* What the task asks
Copy out the lines of the records below, and only those lines, from the one with "m60, m61, m63" through the one with "Don't-cares: m58", exactly as they appear.

[Records from a dataset]
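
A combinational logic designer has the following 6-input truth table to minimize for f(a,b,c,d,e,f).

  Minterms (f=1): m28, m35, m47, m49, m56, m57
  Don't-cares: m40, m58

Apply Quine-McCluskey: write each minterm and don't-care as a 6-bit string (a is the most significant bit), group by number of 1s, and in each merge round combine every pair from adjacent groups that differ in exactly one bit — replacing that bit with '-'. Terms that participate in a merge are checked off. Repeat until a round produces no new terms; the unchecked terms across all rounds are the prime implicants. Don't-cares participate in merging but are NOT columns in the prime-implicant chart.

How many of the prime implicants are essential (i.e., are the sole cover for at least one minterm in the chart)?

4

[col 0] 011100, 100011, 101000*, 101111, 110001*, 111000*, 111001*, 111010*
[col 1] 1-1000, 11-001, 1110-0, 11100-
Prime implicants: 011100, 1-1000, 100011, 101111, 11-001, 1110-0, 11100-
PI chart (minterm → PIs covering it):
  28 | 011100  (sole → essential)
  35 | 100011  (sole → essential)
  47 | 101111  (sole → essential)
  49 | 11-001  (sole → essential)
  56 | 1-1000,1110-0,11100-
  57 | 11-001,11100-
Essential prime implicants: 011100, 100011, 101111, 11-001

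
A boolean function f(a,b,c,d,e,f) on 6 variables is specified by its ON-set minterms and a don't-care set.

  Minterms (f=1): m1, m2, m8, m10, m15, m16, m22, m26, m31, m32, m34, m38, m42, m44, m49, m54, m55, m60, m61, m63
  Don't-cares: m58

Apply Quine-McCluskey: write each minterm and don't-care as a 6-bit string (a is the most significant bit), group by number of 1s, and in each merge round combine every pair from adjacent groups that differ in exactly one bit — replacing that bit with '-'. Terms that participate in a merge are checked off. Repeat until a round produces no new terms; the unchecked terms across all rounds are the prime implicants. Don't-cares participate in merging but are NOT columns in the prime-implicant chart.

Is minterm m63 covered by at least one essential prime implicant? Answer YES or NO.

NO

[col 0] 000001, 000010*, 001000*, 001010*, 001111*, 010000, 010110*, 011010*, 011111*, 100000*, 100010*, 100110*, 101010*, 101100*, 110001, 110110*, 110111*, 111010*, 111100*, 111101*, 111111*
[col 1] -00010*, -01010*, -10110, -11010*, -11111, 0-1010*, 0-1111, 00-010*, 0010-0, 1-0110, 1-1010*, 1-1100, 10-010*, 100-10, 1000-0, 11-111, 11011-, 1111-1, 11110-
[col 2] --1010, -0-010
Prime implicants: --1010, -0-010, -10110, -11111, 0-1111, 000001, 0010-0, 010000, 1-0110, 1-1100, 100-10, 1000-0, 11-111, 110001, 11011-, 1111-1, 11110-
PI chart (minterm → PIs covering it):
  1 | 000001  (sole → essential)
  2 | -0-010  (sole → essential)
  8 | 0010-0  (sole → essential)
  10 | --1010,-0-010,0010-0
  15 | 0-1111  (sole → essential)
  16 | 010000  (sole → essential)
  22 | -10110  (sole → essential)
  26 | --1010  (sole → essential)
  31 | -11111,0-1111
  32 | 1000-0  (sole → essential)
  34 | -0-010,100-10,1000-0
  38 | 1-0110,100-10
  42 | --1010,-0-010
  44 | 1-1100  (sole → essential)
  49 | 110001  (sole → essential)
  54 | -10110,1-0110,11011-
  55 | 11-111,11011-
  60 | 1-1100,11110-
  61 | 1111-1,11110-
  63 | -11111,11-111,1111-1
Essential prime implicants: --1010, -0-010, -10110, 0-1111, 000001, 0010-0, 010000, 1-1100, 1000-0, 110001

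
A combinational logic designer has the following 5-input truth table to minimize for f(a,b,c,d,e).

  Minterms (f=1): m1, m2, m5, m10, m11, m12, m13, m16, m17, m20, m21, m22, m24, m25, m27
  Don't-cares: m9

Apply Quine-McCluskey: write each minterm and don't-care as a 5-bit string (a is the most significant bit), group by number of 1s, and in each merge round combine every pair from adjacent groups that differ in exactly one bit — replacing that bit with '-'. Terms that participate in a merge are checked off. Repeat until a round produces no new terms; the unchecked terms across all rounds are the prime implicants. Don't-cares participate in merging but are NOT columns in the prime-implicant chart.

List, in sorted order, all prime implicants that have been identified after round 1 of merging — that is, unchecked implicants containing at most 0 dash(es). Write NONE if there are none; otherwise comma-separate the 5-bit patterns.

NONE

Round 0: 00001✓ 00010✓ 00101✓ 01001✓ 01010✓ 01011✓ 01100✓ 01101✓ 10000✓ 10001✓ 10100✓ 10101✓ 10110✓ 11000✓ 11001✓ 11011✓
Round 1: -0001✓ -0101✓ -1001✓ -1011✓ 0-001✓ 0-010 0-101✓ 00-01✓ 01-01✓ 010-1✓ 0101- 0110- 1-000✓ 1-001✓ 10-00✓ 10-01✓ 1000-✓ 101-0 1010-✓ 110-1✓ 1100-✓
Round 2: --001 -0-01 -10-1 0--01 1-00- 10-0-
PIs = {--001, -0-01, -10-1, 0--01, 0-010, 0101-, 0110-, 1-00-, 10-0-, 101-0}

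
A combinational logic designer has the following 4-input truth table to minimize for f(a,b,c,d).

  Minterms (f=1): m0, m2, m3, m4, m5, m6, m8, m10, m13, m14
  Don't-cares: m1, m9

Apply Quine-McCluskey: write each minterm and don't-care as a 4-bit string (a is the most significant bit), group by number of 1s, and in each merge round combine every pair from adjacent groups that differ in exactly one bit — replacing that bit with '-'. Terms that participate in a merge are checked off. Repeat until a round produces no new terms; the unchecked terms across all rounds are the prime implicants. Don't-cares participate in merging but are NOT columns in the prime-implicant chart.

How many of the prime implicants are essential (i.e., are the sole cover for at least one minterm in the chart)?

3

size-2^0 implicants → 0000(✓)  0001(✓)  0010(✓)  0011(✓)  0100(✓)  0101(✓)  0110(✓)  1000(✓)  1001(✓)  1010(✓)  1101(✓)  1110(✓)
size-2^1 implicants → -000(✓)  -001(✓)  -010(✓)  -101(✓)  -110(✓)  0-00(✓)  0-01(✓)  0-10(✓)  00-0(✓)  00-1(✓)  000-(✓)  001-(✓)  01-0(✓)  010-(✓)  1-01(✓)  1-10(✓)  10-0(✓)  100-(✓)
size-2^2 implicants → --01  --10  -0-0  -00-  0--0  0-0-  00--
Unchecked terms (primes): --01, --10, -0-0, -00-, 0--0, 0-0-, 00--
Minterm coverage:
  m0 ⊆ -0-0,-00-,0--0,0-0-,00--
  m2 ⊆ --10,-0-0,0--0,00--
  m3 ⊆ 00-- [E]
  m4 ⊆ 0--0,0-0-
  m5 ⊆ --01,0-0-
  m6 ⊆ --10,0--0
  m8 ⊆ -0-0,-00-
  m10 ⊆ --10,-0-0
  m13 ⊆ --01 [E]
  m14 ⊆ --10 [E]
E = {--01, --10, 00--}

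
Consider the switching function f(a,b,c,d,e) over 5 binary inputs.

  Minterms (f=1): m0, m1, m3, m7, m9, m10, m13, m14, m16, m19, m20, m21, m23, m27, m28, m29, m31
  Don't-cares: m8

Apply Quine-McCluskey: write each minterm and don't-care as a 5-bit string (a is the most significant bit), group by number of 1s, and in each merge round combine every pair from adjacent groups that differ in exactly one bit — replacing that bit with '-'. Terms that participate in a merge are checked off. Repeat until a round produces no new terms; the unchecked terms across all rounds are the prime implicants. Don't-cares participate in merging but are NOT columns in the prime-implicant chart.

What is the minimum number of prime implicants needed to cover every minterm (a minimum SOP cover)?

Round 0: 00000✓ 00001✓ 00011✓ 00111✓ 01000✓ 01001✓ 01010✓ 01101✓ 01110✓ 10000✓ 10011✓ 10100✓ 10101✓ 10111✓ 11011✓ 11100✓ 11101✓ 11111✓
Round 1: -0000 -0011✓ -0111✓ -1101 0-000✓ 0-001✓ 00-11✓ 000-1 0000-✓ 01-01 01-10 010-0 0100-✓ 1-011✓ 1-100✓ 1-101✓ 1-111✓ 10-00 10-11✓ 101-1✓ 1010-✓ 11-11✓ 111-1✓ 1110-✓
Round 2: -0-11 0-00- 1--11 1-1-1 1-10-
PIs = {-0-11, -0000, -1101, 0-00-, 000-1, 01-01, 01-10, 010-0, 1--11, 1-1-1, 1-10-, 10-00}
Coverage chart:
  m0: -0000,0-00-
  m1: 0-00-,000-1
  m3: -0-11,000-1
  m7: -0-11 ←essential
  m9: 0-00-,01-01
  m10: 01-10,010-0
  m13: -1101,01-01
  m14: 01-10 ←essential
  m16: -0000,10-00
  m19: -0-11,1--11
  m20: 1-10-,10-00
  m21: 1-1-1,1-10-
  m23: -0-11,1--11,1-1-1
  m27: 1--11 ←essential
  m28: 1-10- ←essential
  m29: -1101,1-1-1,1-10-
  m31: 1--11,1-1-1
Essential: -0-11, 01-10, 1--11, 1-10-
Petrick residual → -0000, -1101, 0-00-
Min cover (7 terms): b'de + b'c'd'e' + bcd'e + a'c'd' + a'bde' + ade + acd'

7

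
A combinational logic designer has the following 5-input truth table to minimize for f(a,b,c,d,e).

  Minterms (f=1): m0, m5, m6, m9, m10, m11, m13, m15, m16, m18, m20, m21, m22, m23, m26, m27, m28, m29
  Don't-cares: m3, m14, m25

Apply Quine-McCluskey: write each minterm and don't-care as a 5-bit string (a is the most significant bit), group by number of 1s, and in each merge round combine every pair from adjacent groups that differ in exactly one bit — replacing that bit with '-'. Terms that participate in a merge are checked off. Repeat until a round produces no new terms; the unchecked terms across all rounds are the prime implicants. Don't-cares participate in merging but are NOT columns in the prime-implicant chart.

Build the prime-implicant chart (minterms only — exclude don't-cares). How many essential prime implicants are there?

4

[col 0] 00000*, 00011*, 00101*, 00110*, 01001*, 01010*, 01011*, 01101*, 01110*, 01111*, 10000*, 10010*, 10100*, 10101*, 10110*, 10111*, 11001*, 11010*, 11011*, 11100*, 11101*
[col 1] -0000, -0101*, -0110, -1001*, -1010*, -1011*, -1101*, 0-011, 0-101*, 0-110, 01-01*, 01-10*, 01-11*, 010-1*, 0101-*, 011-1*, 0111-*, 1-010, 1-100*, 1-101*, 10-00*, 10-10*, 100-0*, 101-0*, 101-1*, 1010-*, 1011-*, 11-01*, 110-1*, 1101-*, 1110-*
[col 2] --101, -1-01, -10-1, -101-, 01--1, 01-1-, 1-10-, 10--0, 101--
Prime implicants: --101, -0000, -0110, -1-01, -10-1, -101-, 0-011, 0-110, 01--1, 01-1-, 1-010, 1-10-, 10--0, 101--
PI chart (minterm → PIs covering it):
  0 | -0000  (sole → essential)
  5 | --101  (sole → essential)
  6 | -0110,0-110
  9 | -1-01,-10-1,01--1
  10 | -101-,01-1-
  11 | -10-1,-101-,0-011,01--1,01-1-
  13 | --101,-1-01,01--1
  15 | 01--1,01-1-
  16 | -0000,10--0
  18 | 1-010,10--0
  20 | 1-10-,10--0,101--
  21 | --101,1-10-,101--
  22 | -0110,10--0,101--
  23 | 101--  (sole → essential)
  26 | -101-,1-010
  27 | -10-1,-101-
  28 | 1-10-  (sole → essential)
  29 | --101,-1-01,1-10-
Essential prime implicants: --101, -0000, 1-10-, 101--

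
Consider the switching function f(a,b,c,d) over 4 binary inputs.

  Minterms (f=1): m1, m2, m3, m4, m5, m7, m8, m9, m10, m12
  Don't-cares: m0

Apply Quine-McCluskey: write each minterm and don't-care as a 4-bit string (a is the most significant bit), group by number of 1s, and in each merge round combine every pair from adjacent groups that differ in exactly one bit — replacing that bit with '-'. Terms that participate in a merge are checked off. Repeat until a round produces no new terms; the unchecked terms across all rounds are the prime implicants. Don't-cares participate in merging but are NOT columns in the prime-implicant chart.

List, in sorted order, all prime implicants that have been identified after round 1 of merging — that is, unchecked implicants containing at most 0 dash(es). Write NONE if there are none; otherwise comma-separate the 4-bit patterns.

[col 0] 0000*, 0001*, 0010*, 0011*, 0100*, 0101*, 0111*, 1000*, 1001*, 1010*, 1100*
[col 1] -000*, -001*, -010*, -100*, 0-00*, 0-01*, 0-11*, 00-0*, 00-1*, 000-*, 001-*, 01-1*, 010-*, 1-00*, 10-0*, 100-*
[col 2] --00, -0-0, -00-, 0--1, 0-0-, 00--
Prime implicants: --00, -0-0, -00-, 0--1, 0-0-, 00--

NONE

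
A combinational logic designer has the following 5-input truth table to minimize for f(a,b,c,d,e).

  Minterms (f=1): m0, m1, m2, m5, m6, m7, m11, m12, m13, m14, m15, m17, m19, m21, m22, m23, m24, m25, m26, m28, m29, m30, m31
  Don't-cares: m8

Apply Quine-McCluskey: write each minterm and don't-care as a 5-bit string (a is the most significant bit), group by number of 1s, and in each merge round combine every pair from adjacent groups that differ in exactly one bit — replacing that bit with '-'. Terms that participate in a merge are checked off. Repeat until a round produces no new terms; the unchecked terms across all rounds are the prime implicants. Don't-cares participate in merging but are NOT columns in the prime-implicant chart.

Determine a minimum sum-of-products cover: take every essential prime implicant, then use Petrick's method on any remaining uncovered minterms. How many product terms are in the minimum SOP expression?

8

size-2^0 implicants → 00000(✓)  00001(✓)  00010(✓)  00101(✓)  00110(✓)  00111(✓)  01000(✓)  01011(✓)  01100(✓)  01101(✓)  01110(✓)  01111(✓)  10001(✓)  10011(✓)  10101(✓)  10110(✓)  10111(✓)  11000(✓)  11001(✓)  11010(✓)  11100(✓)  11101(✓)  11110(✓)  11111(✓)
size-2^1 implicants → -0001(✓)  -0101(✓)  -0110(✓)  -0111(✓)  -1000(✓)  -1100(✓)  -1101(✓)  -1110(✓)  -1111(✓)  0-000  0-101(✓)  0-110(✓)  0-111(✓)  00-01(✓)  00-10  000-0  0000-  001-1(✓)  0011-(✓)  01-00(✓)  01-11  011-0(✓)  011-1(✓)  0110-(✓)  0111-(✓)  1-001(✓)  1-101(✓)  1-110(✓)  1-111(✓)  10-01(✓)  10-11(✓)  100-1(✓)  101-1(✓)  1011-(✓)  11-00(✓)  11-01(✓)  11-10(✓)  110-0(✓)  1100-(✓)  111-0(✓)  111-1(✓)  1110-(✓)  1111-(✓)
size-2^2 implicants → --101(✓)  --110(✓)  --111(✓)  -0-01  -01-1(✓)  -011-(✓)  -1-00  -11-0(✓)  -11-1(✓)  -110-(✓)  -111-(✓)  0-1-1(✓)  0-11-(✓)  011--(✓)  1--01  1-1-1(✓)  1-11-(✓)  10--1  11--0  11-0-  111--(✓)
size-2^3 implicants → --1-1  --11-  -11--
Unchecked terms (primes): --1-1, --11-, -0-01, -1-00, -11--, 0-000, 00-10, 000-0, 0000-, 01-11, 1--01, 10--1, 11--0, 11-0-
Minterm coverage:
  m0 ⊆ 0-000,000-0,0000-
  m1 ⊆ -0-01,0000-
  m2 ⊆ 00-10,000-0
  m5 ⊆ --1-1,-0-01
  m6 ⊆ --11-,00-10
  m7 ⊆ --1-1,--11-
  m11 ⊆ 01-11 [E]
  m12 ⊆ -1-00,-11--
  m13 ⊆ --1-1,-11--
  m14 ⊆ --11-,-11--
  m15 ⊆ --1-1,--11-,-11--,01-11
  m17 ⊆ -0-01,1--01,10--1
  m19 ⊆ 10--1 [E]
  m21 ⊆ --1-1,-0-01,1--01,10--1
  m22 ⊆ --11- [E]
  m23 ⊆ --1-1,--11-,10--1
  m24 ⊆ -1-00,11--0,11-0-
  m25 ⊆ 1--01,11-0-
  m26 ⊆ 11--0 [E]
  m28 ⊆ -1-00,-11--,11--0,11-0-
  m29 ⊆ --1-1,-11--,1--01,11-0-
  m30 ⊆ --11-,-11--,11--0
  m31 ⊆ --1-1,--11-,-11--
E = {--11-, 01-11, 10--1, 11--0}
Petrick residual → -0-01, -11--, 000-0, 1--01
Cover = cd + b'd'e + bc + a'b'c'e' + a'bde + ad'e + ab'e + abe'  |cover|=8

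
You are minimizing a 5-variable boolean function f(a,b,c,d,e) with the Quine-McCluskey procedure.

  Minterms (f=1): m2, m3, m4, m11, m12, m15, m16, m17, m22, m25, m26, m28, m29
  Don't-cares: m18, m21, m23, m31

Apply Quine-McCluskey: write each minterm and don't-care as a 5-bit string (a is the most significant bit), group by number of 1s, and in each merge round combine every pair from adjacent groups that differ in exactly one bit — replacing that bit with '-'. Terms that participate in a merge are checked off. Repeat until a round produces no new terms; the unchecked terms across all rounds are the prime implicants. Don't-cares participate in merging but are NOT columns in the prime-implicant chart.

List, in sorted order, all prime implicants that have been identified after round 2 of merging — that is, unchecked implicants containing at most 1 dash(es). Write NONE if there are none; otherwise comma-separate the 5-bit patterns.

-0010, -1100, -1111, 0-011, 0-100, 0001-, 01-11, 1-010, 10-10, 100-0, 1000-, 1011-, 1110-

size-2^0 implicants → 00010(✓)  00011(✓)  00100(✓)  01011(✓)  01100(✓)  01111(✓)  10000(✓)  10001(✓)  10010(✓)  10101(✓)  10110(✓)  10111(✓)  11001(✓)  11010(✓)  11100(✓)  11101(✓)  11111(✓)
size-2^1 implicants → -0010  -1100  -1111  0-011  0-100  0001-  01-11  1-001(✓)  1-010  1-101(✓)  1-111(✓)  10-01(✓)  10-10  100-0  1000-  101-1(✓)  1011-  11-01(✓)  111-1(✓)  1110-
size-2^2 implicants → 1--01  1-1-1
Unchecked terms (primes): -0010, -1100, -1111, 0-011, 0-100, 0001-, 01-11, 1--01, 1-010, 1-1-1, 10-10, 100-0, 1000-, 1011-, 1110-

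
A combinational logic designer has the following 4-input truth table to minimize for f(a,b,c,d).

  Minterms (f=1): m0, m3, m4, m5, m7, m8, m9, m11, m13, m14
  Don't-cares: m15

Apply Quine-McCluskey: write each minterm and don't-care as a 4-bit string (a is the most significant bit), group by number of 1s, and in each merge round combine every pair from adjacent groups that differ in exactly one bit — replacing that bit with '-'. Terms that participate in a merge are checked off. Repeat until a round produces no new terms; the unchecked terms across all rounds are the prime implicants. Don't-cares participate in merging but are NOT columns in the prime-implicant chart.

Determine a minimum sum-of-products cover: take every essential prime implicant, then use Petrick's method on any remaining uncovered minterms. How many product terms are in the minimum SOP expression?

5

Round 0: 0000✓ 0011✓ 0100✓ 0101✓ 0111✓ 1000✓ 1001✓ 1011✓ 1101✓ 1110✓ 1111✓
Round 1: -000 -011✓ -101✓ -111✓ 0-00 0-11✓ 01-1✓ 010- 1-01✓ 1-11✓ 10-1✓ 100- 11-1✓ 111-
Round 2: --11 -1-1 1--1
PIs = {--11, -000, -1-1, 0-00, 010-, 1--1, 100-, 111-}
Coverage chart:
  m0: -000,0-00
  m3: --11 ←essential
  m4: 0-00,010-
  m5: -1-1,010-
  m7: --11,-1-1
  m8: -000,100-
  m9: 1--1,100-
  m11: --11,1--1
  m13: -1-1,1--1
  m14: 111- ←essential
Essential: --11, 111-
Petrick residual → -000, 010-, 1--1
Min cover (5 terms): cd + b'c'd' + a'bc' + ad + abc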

* Answer to the problem
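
  Minterms (f=1): m1, m2, m8, m10, m15, m16, m22, m26, m31, m32, m34, m38, m42, m44, m49, m54, m55, m60, m61, m63
  Don't-cares: m58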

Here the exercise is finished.